Records shown ->
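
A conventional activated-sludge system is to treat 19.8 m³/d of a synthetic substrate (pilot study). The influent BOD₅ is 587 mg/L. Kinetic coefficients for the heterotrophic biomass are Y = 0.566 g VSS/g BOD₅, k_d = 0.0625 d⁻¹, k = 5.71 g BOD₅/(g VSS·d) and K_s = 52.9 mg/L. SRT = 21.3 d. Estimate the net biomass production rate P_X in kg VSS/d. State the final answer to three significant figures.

P_X ≈ 2.81 kg VSS/d

From the Monod/SRT balance for a CMAS, S = K_s·(1+k_d θ_c)/[θ_c·(Y k − k_d) − 1] = 52.9 × (1 + 0.0625 × 21.3) / [21.3 × (0.566 × 5.71 − 0.0625) − 1] = 123.3 / 66.51 = 1.854 mg/L.
The observed yield is Y_obs = Y/(1 + k_d·θ_c) = 0.566 / (1 + 0.0625 × 21.3) = 0.566 / 2.331 = 0.2428 g VSS per g BOD₅ removed.
Q·(S₀ − S) = 19.8 × (587 − 1.85) × 10⁻³ = 11.59 kg/d removed.
Biomass produced: P_X = Y_obs·Q·ΔS = 0.2428 × 11.59 ≈ 2.813 kg VSS/d.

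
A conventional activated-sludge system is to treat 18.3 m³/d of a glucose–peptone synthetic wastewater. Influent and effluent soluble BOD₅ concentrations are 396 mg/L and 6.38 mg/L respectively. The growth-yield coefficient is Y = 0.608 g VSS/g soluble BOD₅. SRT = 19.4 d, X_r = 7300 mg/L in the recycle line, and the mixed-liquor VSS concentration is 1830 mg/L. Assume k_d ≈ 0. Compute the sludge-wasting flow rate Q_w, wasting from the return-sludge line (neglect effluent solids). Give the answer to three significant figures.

With k_d = 0 the design equation reduces to V = Y Q (S₀−S) θ_c / X = 0.608 × 18.3 × (396 − 6.38) × 19.4 / 1830 = 45.96 m³.
Q_w = (V·X)/(θ_c X_r) = 45.96 × 1830 / (19.4 × 7300) = 0.5938 m³/d.

Q_w ≈ 0.594 m³/d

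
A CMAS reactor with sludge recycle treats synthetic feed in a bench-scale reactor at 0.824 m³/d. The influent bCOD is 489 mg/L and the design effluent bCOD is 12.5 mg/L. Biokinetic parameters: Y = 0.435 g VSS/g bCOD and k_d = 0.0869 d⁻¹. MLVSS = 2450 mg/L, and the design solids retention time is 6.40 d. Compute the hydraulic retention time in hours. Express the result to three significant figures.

From the SRT design equation V = Y Q (S₀−S) θ_c / [X (1 + k_d θ_c)] = 0.435 × 0.824 × (489 − 12.5) × 6.40 / [2450 × (1 + 0.0869 × 6.40)] = 1.09×10^3 / 3813 = 0.2867 m³.
Hydraulic retention time τ = V/Q = 0.2867 / 0.824 = 0.3479 d = 8.351 h.

τ ≈ 8.35 h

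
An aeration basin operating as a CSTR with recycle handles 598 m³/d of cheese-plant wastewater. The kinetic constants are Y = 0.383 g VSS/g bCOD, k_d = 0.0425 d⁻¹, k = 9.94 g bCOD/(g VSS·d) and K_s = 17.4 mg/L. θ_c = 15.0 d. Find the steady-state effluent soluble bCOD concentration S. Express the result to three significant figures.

S ≈ 0.514 mg/L

Effluent substrate depends only on kinetics and SRT: S = K_s(1 + k_d θ_c) / [θ_c(Yk − k_d) − 1] = 17.4 × (1 + 0.0425 × 15.0) / [15.0 × (0.383 × 9.94 − 0.0425) − 1] = 28.49 / 55.47 = 0.5137 mg/L.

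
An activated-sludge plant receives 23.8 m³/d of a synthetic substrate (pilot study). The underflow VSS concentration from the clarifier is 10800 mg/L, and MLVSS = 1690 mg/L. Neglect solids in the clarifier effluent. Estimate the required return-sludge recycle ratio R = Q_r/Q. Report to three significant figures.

Solids balance on the clarifier gives (1+R)X = R·X_r, so R = X/(X_r − X) = 1690 / (10800 − 1690) = 0.1855.

R ≈ 0.186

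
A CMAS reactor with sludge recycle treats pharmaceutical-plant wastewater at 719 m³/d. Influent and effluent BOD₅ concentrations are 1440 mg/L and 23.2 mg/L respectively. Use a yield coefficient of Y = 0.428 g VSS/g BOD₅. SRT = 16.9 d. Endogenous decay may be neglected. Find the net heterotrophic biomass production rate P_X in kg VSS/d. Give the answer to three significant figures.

Since k_d ≈ 0, Y_obs = Y = 0.428 g VSS/g BOD₅.
ΔS = 1440 − 23.2 = 1417 mg/L, so the substrate removal rate is 719 × 1417/1000 = 1019 kg BOD₅/d.
So the net sludge growth is P_X = 0.4280 × 1019 = 436.0 kg VSS/d.

P_X ≈ 436 kg VSS/d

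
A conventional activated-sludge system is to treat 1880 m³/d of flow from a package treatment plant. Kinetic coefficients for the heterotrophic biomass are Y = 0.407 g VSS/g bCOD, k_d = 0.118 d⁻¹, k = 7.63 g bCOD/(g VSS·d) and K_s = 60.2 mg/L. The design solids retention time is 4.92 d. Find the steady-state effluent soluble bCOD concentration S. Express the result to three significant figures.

S ≈ 6.95 mg/L

From the Monod/SRT balance for a CMAS, S = K_s·(1+k_d θ_c)/[θ_c·(Y k − k_d) − 1] = 60.2 × (1 + 0.118 × 4.92) / [4.92 × (0.407 × 7.63 − 0.118) − 1] = 95.15 / 13.70 = 6.946 mg/L.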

Brief ->
Give the data back in full, matching it character for character.

Output ->
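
A conventional activated-sludge system is to treat 19.8 m³/d of a synthetic substrate (pilot study). The influent BOD₅ is 587 mg/L. Kinetic coefficients for the heterotrophic biomass are Y = 0.566 g VSS/g BOD₅, k_d = 0.0625 d⁻¹, k = 5.71 g BOD₅/(g VSS·d) and K_s = 52.9 mg/L. SRT = 21.3 d. Estimate the net biomass production rate P_X in kg VSS/d. State the final answer to three significant figures.

P_X ≈ 2.81 kg VSS/d

From the Monod/SRT balance for a CMAS, S = K_s·(1+k_d θ_c)/[θ_c·(Y k − k_d) − 1] = 52.9 × (1 + 0.0625 × 21.3) / [21.3 × (0.566 × 5.71 − 0.0625) − 1] = 123.3 / 66.51 = 1.854 mg/L.
The observed yield is Y_obs = Y/(1 + k_d·θ_c) = 0.566 / (1 + 0.0625 × 21.3) = 0.566 / 2.331 = 0.2428 g VSS per g BOD₅ removed.
Q·(S₀ − S) = 19.8 × (587 − 1.85) × 10⁻³ = 11.59 kg/d removed.
Biomass produced: P_X = Y_obs·Q·ΔS = 0.2428 × 11.59 ≈ 2.813 kg VSS/d.

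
A conventional activated-sludge system is to treat 18.3 m³/d of a glucose–peptone synthetic wastewater. Influent and effluent soluble BOD₅ concentrations are 396 mg/L and 6.38 mg/L respectively. The growth-yield coefficient is Y = 0.608 g VSS/g soluble BOD₅. SRT = 19.4 d, X_r = 7300 mg/L in the recycle line, and the mixed-liquor VSS concentration is 1830 mg/L. Assume k_d ≈ 0. Compute the sludge-wasting flow rate Q_w, wasting from the return-sludge line (neglect effluent solids). Give the answer to three significant figures.

With k_d = 0 the design equation reduces to V = Y Q (S₀−S) θ_c / X = 0.608 × 18.3 × (396 − 6.38) × 19.4 / 1830 = 45.96 m³.
Q_w = (V·X)/(θ_c X_r) = 45.96 × 1830 / (19.4 × 7300) = 0.5938 m³/d.

Q_w ≈ 0.594 m³/d

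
A CMAS reactor with sludge recycle treats synthetic feed in a bench-scale reactor at 0.824 m³/d. The influent bCOD is 489 mg/L and the design effluent bCOD is 12.5 mg/L. Biokinetic parameters: Y = 0.435 g VSS/g bCOD and k_d = 0.0869 d⁻¹. MLVSS = 2450 mg/L, and the design solids retention time is 6.40 d. Compute the hydraulic retention time in hours. Express the result to three significant figures.

From the SRT design equation V = Y Q (S₀−S) θ_c / [X (1 + k_d θ_c)] = 0.435 × 0.824 × (489 − 12.5) × 6.40 / [2450 × (1 + 0.0869 × 6.40)] = 1.09×10^3 / 3813 = 0.2867 m³.
Hydraulic retention time τ = V/Q = 0.2867 / 0.824 = 0.3479 d = 8.351 h.

τ ≈ 8.35 h

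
An aeration basin operating as a CSTR with recycle handles 598 m³/d of cheese-plant wastewater. The kinetic constants are Y = 0.383 g VSS/g bCOD, k_d = 0.0425 d⁻¹, k = 9.94 g bCOD/(g VSS·d) and K_s = 17.4 mg/L. θ_c = 15.0 d. Find the steady-state effluent soluble bCOD concentration S. Express the result to three significant figures.

S ≈ 0.514 mg/L

Effluent substrate depends only on kinetics and SRT: S = K_s(1 + k_d θ_c) / [θ_c(Yk − k_d) − 1] = 17.4 × (1 + 0.0425 × 15.0) / [15.0 × (0.383 × 9.94 − 0.0425) − 1] = 28.49 / 55.47 = 0.5137 mg/L.

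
An activated-sludge plant receives 23.8 m³/d of a synthetic substrate (pilot study). The underflow VSS concentration from the clarifier is 10800 mg/L, and MLVSS = 1690 mg/L. Neglect solids in the clarifier effluent. Estimate the required return-sludge recycle ratio R = Q_r/Q. Report to three significant figures.

Solids balance on the clarifier gives (1+R)X = R·X_r, so R = X/(X_r − X) = 1690 / (10800 − 1690) = 0.1855.

R ≈ 0.186

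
A CMAS reactor with sludge recycle treats pharmaceutical-plant wastewater at 719 m³/d. Influent and effluent BOD₅ concentrations are 1440 mg/L and 23.2 mg/L respectively. Use a yield coefficient of Y = 0.428 g VSS/g BOD₅. SRT = 16.9 d. Endogenous decay may be neglected. Find the net heterotrophic biomass production rate P_X in kg VSS/d. Give the answer to three significant figures.

Since k_d ≈ 0, Y_obs = Y = 0.428 g VSS/g BOD₅.
ΔS = 1440 − 23.2 = 1417 mg/L, so the substrate removal rate is 719 × 1417/1000 = 1019 kg BOD₅/d.
So the net sludge growth is P_X = 0.4280 × 1019 = 436.0 kg VSS/d.

P_X ≈ 436 kg VSS/d

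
A conventional activated-sludge system is to treat 1880 m³/d of flow from a package treatment plant. Kinetic coefficients for the heterotrophic biomass are Y = 0.407 g VSS/g bCOD, k_d = 0.118 d⁻¹, k = 7.63 g bCOD/(g VSS·d) and K_s = 60.2 mg/L. The design solids retention time is 4.92 d. Find the steady-state effluent soluble bCOD concentration S. Express the result to three significant figures.

S ≈ 6.95 mg/L

From the Monod/SRT balance for a CMAS, S = K_s·(1+k_d θ_c)/[θ_c·(Y k − k_d) − 1] = 60.2 × (1 + 0.118 × 4.92) / [4.92 × (0.407 × 7.63 − 0.118) − 1] = 95.15 / 13.70 = 6.946 mg/L.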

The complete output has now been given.